■ **Collected data**:
<<<<

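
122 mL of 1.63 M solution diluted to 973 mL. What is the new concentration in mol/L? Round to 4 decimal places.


Dilution: M1*V1 = M2*V2, solve for M2.
M2 = M1*V1 / V2
M2 = 1.63 * 122 / 973
M2 = 198.86 / 973
M2 = 0.20437821 mol/L, rounded to 4 dp:

0.2044 mol/L


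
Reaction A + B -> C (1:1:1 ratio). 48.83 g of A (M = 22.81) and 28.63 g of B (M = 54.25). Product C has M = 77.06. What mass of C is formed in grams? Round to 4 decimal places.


Find moles of each reactant; the smaller value is the limiting reagent in a 1:1:1 reaction, so moles_C equals moles of the limiter.
n_A = mass_A / M_A = 48.83 / 22.81 = 2.140728 mol
n_B = mass_B / M_B = 28.63 / 54.25 = 0.527742 mol
Limiting reagent: B (smaller), n_limiting = 0.527742 mol
mass_C = n_limiting * M_C = 0.527742 * 77.06
mass_C = 40.66779852 g, rounded to 4 dp:

40.6678 g


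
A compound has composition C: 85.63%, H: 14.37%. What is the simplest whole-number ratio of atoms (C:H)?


Assume 100 g of compound, divide each mass% by atomic mass to get moles, then normalize by the smallest to get a raw atom ratio.
Moles per 100 g: C: 85.63/12.011 = 7.1293, H: 14.37/1.008 = 14.256
Raw ratio (divide by min = 7.1293): C: 1.0, H: 2.0
Multiply by 1 to clear fractions: C: 1.0 ~= 1, H: 2.0 ~= 2
Reduce by GCD to get the simplest whole-number ratio:

1:2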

>>>>

■ **Your instructions**: Output nothing but the lines from the one containing "Reaction A +" through the last line of the data, exactly as they stand.

■ **Answer for this exercise**:
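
Reaction A + B -> C (1:1:1 ratio). 48.83 g of A (M = 22.81) and 28.63 g of B (M = 54.25). Product C has M = 77.06. What mass of C is formed in grams? Round to 4 decimal places.


Find moles of each reactant; the smaller value is the limiting reagent in a 1:1:1 reaction, so moles_C equals moles of the limiter.
n_A = mass_A / M_A = 48.83 / 22.81 = 2.140728 mol
n_B = mass_B / M_B = 28.63 / 54.25 = 0.527742 mol
Limiting reagent: B (smaller), n_limiting = 0.527742 mol
mass_C = n_limiting * M_C = 0.527742 * 77.06
mass_C = 40.66779852 g, rounded to 4 dp:

40.6678 g


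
A compound has composition C: 85.63%, H: 14.37%. What is the simplest whole-number ratio of atoms (C:H)?


Assume 100 g of compound, divide each mass% by atomic mass to get moles, then normalize by the smallest to get a raw atom ratio.
Moles per 100 g: C: 85.63/12.011 = 7.1293, H: 14.37/1.008 = 14.256
Raw ratio (divide by min = 7.1293): C: 1.0, H: 2.0
Multiply by 1 to clear fractions: C: 1.0 ~= 1, H: 2.0 ~= 2
Reduce by GCD to get the simplest whole-number ratio:

1:2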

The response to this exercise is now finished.